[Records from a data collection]
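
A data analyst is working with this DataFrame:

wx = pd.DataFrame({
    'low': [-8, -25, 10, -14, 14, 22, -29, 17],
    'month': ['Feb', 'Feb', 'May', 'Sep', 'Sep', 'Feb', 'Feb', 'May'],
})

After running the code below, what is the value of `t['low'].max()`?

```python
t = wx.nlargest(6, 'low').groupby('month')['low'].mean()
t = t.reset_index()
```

13.5

take 6 rows with largest low:
   low month
5   22   Feb
7   17   May
4   14   Sep
2   10   May
0   -8   Feb
3  -14   Sep
group by month, mean of low:
month
Feb     7.0
May    13.5
Sep     0.0
Name: low, dtype: float64
reset_index():
  month   low
0   Feb   7.0
1   May  13.5
2   Sep   0.0
The max of column 'low' is 13.5.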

EXERCISE:
For the string "DataFrame", search the preceding data and copy every line that includes it.

ANSWER TO THIS TASK:
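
A data analyst is working with this DataFrame:
wx = pd.DataFrame({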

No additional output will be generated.